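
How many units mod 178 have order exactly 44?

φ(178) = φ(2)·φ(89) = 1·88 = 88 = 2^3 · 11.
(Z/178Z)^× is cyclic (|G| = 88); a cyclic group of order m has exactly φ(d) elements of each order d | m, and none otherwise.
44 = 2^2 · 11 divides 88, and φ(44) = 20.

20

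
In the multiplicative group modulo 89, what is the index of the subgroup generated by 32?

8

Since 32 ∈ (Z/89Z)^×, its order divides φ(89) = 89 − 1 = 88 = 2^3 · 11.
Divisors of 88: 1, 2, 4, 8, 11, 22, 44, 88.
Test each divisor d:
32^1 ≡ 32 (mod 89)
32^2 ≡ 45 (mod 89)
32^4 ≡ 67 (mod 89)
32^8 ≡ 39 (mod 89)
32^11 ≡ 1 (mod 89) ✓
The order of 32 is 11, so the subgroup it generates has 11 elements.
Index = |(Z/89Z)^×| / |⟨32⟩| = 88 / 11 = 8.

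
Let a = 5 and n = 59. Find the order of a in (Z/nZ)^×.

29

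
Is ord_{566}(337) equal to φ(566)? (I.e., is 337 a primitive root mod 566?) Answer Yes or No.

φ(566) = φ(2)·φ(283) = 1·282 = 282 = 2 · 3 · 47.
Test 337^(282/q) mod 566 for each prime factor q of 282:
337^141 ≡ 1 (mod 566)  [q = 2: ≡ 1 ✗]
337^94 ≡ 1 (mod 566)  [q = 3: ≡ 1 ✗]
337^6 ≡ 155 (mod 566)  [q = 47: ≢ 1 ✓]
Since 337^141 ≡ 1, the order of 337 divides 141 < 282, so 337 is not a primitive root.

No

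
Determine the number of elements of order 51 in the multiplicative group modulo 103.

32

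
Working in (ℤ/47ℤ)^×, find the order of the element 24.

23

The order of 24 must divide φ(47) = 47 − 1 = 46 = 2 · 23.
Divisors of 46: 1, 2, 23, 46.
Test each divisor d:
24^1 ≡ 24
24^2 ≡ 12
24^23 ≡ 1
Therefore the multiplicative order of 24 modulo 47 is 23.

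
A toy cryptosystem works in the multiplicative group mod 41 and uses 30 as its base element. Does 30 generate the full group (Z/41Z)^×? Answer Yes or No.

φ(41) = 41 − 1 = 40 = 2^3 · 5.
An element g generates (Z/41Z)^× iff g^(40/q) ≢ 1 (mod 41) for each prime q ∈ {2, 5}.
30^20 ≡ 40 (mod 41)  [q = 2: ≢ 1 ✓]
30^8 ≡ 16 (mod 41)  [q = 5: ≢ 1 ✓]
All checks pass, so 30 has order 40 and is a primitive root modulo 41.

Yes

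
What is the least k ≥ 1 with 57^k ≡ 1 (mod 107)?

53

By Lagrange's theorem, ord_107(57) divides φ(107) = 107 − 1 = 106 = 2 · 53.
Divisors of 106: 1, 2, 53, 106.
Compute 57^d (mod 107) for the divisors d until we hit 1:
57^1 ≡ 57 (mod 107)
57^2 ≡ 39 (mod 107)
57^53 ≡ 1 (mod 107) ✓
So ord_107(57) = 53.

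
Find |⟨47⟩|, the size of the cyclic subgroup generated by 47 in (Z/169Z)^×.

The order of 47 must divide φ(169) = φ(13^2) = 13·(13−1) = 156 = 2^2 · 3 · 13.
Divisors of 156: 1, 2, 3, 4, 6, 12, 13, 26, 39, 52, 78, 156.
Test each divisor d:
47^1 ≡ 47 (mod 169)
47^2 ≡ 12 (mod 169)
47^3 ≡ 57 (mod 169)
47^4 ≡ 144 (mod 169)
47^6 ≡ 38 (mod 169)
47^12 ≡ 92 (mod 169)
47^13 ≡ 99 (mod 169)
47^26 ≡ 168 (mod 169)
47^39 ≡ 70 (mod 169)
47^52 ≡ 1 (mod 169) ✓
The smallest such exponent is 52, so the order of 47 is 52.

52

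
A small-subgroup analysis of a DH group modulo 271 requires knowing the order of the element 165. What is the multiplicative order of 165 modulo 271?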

--

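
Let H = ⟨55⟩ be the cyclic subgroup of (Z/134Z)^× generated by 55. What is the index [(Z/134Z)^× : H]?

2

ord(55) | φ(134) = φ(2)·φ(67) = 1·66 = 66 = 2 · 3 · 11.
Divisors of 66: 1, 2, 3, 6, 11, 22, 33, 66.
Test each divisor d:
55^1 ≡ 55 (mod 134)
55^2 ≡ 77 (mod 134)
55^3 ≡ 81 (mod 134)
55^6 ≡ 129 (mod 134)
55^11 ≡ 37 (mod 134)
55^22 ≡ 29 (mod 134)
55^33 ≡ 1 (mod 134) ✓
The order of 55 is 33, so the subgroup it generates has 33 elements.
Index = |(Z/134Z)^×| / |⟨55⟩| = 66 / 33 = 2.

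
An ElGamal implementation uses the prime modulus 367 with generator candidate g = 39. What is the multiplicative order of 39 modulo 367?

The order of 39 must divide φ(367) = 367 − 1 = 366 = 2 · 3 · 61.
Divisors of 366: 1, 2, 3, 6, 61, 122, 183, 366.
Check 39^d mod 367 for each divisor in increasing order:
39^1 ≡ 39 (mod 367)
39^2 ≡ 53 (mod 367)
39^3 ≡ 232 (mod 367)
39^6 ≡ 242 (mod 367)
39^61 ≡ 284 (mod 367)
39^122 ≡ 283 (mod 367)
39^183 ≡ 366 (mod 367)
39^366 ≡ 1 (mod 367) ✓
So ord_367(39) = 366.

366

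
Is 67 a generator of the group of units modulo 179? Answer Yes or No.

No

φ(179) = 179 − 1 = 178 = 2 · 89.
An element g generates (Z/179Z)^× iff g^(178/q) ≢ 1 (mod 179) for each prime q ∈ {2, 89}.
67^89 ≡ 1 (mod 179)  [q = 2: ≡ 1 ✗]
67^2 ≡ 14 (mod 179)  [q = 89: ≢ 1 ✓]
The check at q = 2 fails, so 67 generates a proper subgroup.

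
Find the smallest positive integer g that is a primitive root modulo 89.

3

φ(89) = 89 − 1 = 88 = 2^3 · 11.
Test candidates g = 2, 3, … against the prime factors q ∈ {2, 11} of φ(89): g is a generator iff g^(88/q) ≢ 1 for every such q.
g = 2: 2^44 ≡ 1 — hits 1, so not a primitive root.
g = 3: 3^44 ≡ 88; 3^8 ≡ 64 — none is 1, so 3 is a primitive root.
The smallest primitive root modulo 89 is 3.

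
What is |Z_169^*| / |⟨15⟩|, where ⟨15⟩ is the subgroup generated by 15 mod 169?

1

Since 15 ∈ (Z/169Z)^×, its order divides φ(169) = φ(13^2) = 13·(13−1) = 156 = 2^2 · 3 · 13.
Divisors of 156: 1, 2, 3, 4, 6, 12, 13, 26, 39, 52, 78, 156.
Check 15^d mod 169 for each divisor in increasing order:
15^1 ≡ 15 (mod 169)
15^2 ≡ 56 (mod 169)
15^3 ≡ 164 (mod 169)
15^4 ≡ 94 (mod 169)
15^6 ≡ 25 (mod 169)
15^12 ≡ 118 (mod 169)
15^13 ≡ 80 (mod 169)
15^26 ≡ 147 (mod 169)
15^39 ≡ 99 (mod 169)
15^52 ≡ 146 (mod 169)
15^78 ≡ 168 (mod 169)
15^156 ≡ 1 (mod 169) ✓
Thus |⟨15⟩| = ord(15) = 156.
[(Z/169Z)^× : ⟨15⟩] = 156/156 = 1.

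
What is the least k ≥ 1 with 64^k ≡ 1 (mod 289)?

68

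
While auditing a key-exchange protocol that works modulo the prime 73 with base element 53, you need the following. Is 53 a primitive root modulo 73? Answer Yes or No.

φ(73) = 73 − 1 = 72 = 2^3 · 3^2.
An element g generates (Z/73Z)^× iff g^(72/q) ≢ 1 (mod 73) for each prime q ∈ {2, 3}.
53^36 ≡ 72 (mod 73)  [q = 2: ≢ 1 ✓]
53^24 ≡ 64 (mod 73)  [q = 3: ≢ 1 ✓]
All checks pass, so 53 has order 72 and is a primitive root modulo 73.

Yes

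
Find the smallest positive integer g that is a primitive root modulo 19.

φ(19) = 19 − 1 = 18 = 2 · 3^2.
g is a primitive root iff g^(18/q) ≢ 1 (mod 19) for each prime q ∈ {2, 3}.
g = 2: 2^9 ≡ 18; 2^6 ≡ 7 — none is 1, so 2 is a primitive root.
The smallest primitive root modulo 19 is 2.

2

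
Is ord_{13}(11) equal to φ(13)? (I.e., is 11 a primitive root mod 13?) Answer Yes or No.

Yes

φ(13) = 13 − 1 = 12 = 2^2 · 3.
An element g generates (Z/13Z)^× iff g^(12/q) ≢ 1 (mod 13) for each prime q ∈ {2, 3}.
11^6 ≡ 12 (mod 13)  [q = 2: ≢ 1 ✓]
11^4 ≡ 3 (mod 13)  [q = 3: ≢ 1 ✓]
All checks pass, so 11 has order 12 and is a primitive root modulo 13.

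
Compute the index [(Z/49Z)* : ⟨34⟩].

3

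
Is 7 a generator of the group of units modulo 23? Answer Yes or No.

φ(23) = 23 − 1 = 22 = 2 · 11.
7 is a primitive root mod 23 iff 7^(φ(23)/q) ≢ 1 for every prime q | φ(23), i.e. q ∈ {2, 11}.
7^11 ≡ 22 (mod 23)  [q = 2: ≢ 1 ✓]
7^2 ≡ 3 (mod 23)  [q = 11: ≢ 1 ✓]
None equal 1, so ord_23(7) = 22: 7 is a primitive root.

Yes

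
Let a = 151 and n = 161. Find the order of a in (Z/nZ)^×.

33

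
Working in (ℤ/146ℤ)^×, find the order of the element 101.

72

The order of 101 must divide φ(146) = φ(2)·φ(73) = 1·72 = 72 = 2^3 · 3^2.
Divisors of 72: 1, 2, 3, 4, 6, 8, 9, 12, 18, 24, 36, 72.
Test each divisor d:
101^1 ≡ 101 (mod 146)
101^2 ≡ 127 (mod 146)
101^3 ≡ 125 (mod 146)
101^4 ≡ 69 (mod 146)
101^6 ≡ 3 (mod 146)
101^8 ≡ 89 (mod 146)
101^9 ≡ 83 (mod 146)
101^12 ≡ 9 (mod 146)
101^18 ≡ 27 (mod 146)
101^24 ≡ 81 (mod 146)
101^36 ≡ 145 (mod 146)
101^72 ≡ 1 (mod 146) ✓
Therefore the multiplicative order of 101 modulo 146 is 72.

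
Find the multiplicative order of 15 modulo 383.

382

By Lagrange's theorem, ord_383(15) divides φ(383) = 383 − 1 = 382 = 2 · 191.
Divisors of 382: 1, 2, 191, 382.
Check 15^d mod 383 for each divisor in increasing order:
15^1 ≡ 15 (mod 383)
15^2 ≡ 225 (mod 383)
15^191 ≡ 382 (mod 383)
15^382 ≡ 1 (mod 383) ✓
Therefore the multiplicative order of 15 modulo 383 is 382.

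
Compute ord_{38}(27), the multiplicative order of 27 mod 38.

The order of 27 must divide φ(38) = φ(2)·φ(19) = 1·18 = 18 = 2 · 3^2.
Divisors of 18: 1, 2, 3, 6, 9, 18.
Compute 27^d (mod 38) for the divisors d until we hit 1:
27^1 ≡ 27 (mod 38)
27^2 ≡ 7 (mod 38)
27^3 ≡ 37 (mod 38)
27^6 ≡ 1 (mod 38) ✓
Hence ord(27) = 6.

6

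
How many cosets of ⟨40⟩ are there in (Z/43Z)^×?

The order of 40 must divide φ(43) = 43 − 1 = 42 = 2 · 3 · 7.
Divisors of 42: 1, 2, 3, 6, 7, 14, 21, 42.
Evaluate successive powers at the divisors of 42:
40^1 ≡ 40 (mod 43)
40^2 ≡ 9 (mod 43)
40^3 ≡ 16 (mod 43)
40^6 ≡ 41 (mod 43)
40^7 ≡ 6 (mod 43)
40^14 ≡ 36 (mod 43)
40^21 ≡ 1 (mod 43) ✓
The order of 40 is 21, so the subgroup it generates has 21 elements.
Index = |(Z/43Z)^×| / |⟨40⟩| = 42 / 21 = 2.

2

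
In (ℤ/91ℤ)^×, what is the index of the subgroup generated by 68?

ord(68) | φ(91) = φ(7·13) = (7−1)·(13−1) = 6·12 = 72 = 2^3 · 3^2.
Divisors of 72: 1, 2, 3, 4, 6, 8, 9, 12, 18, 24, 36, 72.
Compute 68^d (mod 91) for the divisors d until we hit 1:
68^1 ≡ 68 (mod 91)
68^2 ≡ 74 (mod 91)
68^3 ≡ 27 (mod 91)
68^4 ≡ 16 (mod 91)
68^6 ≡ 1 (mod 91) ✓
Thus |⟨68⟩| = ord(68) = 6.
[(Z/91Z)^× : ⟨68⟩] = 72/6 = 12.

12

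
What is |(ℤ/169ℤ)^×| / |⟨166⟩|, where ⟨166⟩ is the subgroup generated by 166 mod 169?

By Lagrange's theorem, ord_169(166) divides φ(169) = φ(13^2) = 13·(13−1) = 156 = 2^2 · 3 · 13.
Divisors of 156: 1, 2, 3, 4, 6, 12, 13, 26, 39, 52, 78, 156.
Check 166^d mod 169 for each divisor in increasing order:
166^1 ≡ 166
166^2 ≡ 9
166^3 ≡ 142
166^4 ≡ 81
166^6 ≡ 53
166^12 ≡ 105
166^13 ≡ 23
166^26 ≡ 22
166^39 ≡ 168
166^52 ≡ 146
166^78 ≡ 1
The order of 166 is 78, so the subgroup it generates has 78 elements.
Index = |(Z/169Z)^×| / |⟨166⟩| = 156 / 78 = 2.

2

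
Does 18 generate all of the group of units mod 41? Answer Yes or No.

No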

--

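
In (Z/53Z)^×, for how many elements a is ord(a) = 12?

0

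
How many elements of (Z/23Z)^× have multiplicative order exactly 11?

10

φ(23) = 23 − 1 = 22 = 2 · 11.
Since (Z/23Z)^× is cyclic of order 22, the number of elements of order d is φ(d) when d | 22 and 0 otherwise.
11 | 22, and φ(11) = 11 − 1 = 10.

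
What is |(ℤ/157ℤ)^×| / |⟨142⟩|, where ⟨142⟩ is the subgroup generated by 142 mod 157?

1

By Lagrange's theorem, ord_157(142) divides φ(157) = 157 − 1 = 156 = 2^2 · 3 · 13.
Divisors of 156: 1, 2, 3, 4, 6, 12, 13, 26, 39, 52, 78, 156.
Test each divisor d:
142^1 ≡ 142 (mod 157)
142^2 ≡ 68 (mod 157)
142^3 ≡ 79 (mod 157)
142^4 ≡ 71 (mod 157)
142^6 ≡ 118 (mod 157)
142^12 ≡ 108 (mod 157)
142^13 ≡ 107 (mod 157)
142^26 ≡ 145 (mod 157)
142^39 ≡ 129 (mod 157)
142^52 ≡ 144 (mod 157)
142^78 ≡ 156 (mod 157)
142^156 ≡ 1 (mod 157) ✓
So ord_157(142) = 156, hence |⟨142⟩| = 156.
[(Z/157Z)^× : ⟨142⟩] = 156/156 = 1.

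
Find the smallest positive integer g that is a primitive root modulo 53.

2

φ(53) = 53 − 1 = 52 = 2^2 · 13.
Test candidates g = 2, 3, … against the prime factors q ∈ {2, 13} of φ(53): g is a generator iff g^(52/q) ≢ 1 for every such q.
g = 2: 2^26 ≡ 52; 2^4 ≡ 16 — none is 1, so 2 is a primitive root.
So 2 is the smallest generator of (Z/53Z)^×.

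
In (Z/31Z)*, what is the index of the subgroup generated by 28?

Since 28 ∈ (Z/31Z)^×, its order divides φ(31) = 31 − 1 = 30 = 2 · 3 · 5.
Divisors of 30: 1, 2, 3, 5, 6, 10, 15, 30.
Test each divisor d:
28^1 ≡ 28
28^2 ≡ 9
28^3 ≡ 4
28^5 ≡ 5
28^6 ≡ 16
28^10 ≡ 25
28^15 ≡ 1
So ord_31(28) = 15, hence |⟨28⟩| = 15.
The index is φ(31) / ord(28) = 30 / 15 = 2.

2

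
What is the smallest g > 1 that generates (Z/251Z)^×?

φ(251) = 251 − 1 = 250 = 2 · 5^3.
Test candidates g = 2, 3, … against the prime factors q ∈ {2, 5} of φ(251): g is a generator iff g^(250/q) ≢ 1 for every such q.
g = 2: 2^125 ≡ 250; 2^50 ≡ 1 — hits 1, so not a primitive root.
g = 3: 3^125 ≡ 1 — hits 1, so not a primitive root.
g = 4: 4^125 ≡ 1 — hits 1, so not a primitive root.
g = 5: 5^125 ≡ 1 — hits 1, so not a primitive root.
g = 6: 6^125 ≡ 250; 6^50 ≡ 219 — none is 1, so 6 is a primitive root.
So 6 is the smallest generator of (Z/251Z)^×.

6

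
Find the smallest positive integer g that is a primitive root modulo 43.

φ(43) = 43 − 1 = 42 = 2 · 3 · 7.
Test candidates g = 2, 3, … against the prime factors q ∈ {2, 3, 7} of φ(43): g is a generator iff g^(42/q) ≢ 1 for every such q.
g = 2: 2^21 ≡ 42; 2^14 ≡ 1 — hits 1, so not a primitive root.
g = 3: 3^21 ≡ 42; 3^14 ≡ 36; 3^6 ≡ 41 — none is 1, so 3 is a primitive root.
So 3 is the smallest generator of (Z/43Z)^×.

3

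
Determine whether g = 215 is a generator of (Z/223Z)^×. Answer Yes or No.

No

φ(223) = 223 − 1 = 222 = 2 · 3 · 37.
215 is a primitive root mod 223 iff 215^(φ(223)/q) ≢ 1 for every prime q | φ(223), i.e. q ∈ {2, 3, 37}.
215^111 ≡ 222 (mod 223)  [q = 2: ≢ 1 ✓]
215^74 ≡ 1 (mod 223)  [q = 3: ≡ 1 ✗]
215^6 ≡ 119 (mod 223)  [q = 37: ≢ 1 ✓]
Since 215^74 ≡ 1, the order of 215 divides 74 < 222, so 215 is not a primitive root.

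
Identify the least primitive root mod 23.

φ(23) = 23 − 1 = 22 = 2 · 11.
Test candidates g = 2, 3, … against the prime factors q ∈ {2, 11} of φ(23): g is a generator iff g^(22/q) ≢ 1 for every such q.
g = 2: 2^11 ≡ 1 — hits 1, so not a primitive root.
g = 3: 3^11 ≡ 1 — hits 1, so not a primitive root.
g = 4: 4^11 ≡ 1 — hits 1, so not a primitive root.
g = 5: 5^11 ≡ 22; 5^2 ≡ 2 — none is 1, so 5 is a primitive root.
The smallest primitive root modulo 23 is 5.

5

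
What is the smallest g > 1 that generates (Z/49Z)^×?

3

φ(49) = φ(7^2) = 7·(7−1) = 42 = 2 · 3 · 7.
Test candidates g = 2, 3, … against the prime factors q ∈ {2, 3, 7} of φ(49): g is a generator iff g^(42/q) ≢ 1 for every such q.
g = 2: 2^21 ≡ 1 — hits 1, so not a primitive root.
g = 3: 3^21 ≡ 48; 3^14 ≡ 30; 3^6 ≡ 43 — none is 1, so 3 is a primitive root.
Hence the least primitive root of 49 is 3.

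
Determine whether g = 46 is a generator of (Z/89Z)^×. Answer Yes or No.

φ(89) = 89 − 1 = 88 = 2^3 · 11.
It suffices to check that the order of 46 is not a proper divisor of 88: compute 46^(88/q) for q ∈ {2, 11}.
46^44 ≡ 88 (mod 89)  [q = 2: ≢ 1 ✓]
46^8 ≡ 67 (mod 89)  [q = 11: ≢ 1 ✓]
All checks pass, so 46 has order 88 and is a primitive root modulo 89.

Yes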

* **WHAT YOU NEED TO DO**: Given the records above, restate word for word only the lines starting at the one with "Find |⟨47⟩|, the" and ending at the one with "A small-subgroup analysis".

* **ANSWER SECTION**:
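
Find |⟨47⟩|, the size of the cyclic subgroup generated by 47 in (Z/169Z)^×.

The order of 47 must divide φ(169) = φ(13^2) = 13·(13−1) = 156 = 2^2 · 3 · 13.
Divisors of 156: 1, 2, 3, 4, 6, 12, 13, 26, 39, 52, 78, 156.
Test each divisor d:
47^1 ≡ 47 (mod 169)
47^2 ≡ 12 (mod 169)
47^3 ≡ 57 (mod 169)
47^4 ≡ 144 (mod 169)
47^6 ≡ 38 (mod 169)
47^12 ≡ 92 (mod 169)
47^13 ≡ 99 (mod 169)
47^26 ≡ 168 (mod 169)
47^39 ≡ 70 (mod 169)
47^52 ≡ 1 (mod 169) ✓
The smallest such exponent is 52, so the order of 47 is 52.

52

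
A small-subgroup analysis of a DH group modulo 271 requires knowing the order of the element 165. What is the multiplicative order of 165 modulo 271?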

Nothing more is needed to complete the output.